Data extracted from a collection:
»»
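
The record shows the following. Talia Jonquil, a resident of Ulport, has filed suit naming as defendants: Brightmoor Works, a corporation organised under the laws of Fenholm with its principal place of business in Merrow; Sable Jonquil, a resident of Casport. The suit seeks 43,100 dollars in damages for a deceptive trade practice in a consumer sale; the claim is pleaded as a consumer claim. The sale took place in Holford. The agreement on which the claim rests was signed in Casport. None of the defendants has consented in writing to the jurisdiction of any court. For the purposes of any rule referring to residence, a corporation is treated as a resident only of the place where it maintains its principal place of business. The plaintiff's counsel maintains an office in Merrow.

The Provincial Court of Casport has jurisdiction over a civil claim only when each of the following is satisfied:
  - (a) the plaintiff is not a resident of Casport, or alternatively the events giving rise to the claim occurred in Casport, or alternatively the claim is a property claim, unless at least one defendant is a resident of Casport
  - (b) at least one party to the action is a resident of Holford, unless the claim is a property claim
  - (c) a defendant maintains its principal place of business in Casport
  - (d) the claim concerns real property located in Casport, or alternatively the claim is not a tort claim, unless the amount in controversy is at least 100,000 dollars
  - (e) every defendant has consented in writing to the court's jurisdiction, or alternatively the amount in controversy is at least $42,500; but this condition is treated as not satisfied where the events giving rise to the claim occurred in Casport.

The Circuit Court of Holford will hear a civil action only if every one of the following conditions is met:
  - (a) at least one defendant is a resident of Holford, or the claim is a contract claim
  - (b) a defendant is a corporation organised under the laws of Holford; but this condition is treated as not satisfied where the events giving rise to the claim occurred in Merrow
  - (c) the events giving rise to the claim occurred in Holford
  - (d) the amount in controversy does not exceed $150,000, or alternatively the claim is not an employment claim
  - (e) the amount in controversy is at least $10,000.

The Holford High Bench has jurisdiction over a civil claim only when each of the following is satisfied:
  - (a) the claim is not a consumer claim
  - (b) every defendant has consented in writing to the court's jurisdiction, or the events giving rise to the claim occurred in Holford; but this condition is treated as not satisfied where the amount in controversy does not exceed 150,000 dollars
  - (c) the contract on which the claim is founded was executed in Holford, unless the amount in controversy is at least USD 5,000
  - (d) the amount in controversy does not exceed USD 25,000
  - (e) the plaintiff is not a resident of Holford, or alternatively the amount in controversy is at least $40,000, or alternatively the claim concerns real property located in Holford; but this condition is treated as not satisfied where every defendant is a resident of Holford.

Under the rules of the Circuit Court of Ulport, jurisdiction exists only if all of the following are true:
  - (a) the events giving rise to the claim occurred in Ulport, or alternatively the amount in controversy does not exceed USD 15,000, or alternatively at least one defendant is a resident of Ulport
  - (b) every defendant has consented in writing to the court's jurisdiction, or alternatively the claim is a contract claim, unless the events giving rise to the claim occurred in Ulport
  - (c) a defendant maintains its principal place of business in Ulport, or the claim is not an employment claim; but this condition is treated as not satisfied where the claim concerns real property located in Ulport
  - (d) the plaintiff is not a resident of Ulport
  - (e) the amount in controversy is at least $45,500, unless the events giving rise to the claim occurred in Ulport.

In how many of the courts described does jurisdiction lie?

The Provincial Court of Casport:
  (a) The plaintiff resides in Ulport, which is not Casport, so one alternative holds. Met.
  (b) No party resides in Holford. The proviso offers no rescue either, since the claim is a consumer claim, not a property claim. Not met.
  (c) The corporate defendant(s) have their principal place of business in Merrow, not Casport. Condition not met.
  (d) The claim is a consumer claim, not a tort claim — that alternative is enough. Satisfied.
  (e) The amount in controversy is 43,100 dollars, which meets the 42,500 dollars floor, so one alternative holds. The carve-out does not apply: the operative events occurred in Holford, not Casport. Satisfied.
  → The court lacks jurisdiction.
The Circuit Court of Holford:
  (a) No defendant resides in Holford (they reside in Merrow, Casport); the claim is a consumer claim, not a contract claim — every alternative fails. Not satisfied.
  (b) The corporate defendant(s) are organised in Fenholm, not Holford. Condition not met.
  (c) The operative events occurred in Holford. Met.
  (d) The amount in controversy is USD 43,100, within the 150,000 dollars ceiling, which satisfies one of the alternatives. Satisfied.
  (e) The amount in controversy is USD 43,100, which meets the 10,000 dollars floor. Satisfied.
  → The court lacks jurisdiction.
The Holford High Bench:
  (a) The claim is a consumer claim. Not satisfied.
  (b) The operative events occurred in Holford — that alternative is enough. But the amount in controversy is USD 43,100, within the $150,000 ceiling, triggering the carve-out and defeating this condition. Condition not met.
  (c) The contract was executed in Casport, not Holford. However, the amount in controversy is $43,100, which meets the 5,000 dollars floor, so the 'unless' proviso supplies this condition. Satisfied.
  (d) The amount in controversy is $43,100, above the $25,000 ceiling. Condition not met.
  (e) The plaintiff resides in Ulport, which is not Holford — that alternative is enough. And the carve-out is inapplicable — the defendants reside as follows — Brightmoor Works in Merrow, Sable Jonquil in Casport — not all in Holford. Met.
  → The court lacks jurisdiction.
The Circuit Court of Ulport:
  (a) The operative events occurred in Holford, not Ulport; the amount in controversy is USD 43,100, above the $15,000 ceiling; no defendant resides in Ulport (they reside in Merrow, Casport) — no alternative holds. Not satisfied.
  (b) No such written consent has been filed; the claim is a consumer claim, not a contract claim — none of the alternatives is met. The proviso offers no rescue either, since the operative events occurred in Holford, not Ulport. Condition not met.
  (c) The claim is a consumer claim, not an employment claim, so one alternative holds. And the carve-out is inapplicable — the claim does not concern real property. Met.
  (d) The plaintiff resides in Ulport. Condition not met.
  (e) The amount in controversy is USD 43,100, below the USD 45,500 floor. And the operative events occurred in Holford, not Ulport, so the proviso does not save it. Not met.
  → Not every requirement is met — no jurisdiction.
No court satisfies all of its conditions.

0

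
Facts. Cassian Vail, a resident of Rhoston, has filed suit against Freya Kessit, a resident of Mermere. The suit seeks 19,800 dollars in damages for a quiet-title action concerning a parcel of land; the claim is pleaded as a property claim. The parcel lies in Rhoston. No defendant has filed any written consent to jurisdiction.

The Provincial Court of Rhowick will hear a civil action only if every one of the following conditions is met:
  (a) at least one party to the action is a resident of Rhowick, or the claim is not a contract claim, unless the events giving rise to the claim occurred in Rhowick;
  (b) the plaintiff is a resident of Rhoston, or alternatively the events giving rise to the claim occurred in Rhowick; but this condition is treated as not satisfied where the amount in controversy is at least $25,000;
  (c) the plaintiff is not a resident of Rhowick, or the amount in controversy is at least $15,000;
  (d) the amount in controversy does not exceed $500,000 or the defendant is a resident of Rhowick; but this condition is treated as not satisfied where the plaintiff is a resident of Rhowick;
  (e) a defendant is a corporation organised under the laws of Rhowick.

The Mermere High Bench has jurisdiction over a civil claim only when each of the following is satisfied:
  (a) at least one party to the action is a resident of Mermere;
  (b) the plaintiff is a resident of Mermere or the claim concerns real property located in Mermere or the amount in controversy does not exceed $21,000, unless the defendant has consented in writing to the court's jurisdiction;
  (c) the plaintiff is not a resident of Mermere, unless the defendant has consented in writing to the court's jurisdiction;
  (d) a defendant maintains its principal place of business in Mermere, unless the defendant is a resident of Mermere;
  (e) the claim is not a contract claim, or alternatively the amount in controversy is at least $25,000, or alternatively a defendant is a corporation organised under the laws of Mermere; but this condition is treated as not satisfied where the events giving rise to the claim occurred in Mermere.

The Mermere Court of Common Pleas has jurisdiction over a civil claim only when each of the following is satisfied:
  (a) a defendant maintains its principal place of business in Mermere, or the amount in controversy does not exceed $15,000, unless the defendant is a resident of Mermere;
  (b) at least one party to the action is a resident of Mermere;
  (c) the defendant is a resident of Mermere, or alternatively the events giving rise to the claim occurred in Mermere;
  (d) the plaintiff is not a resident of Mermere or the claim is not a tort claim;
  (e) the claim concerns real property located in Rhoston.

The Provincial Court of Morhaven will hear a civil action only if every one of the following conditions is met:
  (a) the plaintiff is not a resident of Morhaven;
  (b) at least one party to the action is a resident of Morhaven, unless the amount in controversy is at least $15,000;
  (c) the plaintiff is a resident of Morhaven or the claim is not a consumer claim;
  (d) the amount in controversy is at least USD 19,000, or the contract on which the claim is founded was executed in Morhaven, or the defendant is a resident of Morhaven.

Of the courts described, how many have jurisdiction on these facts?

3

The Provincial Court of Rhowick:
  (a) The claim is a property claim, not a contract claim, so one alternative holds. Satisfied.
  (b) The plaintiff resides in Rhoston — that alternative is enough. And the carve-out is inapplicable — the amount in controversy is 19,800 dollars, below the 25,000 dollars floor. Satisfied.
  (c) The plaintiff resides in Rhoston, which is not Rhowick, so this disjunct is met. Condition met.
  (d) The amount in controversy is USD 19,800, within the $500,000 ceiling, so one alternative holds. And the carve-out is inapplicable — the plaintiff resides in Rhoston, not Rhowick. Satisfied.
  (e) No defendant is a corporation. Condition not met.
  → Not every requirement is met — no jurisdiction.
The Mermere High Bench:
  (a) Freya Kessit resides in Mermere. Satisfied.
  (b) The amount in controversy is USD 19,800, within the $21,000 ceiling — that alternative is enough. Met.
  (c) The plaintiff resides in Rhoston, which is not Mermere. Condition met.
  (d) No defendant is a corporation. The proviso rescues it, though: the defendant resides in Mermere. Condition met.
  (e) The claim is a property claim, not a contract claim, which satisfies one of the alternatives. The carve-out does not apply: the operative events occurred in Rhoston, not Mermere. Met.
  → All conditions met; jurisdiction exists.
The Mermere Court of Common Pleas:
  (a) No defendant is a corporation; the amount in controversy is $19,800, above the USD 15,000 ceiling — every alternative fails. However, the defendant resides in Mermere, so the 'unless' proviso supplies this condition. Satisfied.
  (b) Freya Kessit resides in Mermere. Satisfied.
  (c) The defendant resides in Mermere, so one alternative holds. Condition met.
  (d) The plaintiff resides in Rhoston, which is not Mermere — that alternative is enough. Condition met.
  (e) The property lies in Rhoston. Condition met.
  → All conditions met; jurisdiction exists.
The Provincial Court of Morhaven:
  (a) The plaintiff resides in Rhoston, which is not Morhaven. Condition met.
  (b) No party resides in Morhaven. However, the amount in controversy is 19,800 dollars, which meets the 15,000 dollars floor, so the 'unless' proviso supplies this condition. Condition met.
  (c) The claim is a property claim, not a consumer claim, so this disjunct is met. Condition met.
  (d) The amount in controversy is 19,800 dollars, which meets the USD 19,000 floor, so this disjunct is met. Condition met.
  → The court has jurisdiction.
Courts with jurisdiction: the Mermere High Bench, the Mermere Court of Common Pleas, the Provincial Court of Morhaven — 3 in total.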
««
The problem: Only the lines above starting at the line that holds "The Holford High Bench has" and ending at the line that holds "- (a) the claim is not a consumer claim" are to be repeated, exactly and in full.

Exercise response:
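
The Holford High Bench has jurisdiction over a civil claim only when each of the following is satisfied:
  - (a) the claim is not a consumer claim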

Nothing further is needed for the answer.